Copy, exactly and without additions, every line in the records below from the one holding "2. fold_left" through the one holding "After all cuts, unfold the paper completely. Output", both ends included.
─── Provided records
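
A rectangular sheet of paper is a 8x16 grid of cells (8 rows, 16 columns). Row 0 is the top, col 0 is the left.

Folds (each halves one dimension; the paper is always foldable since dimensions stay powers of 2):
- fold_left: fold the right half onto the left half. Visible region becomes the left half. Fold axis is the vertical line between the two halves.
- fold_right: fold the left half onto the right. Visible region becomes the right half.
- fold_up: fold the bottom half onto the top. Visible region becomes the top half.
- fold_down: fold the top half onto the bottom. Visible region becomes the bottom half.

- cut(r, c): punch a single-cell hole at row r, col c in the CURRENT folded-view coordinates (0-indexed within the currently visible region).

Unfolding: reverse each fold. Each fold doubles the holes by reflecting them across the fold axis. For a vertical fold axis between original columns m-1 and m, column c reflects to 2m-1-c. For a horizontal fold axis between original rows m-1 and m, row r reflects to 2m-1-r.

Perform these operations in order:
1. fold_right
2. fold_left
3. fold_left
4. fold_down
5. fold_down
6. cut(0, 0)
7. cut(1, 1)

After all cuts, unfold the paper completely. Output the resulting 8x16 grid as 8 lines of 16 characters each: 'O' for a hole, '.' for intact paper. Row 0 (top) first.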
──────
─── Provided records
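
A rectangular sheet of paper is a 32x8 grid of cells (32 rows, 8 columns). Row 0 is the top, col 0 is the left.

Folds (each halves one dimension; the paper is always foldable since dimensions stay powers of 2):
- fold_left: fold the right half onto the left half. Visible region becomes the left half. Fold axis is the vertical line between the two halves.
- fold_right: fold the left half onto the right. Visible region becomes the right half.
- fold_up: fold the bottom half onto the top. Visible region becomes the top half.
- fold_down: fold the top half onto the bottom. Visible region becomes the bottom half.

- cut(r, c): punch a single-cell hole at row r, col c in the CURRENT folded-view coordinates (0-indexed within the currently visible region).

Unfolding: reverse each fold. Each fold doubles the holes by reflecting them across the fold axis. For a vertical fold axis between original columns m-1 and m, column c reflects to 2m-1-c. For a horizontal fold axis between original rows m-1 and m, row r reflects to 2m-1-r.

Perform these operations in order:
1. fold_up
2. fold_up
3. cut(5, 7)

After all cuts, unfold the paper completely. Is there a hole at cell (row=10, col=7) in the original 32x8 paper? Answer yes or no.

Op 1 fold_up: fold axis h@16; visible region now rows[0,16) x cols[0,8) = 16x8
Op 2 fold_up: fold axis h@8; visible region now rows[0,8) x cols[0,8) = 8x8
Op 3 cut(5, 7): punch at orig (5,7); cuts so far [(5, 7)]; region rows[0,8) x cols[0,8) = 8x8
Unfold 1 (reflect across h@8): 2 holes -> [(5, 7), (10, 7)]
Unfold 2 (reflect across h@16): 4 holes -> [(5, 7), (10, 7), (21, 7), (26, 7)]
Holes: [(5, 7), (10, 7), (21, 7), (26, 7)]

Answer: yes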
──────
◆ Written answer ◆
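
2. fold_left
3. fold_left
4. fold_down
5. fold_down
6. cut(0, 0)
7. cut(1, 1)

After all cuts, unfold the paper completely. Output the resulting 8x16 grid as 8 lines of 16 characters each: 'O' for a hole, '.' for intact paper. Row 0 (top) first.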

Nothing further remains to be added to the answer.